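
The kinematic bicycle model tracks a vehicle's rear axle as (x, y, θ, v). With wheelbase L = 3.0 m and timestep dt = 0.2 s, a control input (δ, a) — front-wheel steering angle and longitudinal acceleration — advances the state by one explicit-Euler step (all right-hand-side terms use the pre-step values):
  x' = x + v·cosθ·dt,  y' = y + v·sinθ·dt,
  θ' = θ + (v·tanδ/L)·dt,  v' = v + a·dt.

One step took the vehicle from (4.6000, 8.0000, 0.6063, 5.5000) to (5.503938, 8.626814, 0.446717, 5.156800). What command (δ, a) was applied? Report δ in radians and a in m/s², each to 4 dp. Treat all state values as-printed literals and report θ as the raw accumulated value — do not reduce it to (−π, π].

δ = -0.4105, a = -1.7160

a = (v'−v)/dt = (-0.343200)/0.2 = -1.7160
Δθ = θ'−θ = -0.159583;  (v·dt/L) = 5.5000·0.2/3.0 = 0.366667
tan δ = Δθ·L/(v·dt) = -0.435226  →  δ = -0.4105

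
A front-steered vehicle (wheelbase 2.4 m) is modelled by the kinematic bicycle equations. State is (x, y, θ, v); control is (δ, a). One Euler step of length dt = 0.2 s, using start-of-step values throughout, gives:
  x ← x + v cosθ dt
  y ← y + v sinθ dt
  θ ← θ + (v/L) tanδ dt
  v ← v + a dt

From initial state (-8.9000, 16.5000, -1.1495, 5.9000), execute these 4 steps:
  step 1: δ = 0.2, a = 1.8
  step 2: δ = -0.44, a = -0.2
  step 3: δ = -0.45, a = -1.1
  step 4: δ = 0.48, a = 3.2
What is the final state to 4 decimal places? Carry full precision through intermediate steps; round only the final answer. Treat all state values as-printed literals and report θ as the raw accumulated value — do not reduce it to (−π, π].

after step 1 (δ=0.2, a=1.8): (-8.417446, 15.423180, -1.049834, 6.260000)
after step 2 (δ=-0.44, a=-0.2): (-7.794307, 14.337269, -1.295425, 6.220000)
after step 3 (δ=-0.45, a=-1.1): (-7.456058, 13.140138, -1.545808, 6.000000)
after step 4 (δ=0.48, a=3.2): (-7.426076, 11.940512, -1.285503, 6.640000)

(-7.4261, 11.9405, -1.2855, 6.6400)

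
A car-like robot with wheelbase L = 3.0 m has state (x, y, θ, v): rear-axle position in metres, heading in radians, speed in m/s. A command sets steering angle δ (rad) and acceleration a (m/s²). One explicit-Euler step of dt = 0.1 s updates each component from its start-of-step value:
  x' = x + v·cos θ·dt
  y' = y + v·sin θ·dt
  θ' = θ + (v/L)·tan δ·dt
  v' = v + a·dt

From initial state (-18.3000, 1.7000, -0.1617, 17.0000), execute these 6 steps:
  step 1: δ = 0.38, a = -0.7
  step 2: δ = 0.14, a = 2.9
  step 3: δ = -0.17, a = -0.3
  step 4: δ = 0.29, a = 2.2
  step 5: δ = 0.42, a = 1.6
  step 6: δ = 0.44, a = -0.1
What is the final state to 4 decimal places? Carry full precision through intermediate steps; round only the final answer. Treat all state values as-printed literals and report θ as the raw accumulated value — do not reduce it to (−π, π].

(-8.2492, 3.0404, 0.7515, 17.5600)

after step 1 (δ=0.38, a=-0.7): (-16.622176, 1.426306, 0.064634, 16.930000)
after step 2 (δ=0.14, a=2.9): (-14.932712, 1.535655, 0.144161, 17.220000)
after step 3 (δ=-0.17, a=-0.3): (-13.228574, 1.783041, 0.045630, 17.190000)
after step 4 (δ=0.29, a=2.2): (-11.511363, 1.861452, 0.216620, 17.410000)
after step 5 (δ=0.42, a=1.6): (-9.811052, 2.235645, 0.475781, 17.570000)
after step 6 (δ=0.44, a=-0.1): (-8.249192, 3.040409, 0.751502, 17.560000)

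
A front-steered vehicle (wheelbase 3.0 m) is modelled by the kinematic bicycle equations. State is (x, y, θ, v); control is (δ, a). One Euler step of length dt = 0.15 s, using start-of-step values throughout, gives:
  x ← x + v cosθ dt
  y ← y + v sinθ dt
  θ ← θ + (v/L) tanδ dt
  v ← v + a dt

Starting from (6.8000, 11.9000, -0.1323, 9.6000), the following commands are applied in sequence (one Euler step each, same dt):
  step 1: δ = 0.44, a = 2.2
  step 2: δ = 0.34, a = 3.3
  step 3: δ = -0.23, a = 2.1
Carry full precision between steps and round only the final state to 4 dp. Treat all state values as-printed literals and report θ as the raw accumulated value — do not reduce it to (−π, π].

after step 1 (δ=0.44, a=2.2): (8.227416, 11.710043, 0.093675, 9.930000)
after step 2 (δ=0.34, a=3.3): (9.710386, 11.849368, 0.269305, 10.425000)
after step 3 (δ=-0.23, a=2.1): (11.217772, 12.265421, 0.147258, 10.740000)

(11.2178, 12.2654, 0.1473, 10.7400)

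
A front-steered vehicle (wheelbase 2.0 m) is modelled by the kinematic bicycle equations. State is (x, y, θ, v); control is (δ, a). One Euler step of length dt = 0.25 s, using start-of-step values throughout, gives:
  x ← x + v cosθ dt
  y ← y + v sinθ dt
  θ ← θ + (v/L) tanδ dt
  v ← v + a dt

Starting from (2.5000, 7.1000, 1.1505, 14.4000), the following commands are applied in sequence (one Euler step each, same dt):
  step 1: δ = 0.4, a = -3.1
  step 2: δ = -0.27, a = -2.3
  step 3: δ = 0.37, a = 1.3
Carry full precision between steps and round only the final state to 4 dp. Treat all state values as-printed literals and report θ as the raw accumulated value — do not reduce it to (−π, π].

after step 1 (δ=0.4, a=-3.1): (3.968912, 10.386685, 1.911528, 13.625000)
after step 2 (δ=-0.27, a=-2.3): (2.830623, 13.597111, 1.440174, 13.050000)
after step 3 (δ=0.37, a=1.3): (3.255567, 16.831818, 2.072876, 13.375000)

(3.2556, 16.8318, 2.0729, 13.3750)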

------------------------

§ **Task details**
Every line of the records containing the word "using" must appear in the answer.

§ **Output for this exercise**
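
A front-steered vehicle (wheelbase 2.4 m) is modelled by the kinematic bicycle equations. State is (x, y, θ, v); control is (δ, a). One Euler step of length dt = 0.2 s, using start-of-step values throughout, gives:
A front-steered vehicle (wheelbase 3.0 m) is modelled by the kinematic bicycle equations. State is (x, y, θ, v); control is (δ, a). One Euler step of length dt = 0.15 s, using start-of-step values throughout, gives:
A front-steered vehicle (wheelbase 2.0 m) is modelled by the kinematic bicycle equations. State is (x, y, θ, v); control is (δ, a). One Euler step of length dt = 0.25 s, using start-of-step values throughout, gives: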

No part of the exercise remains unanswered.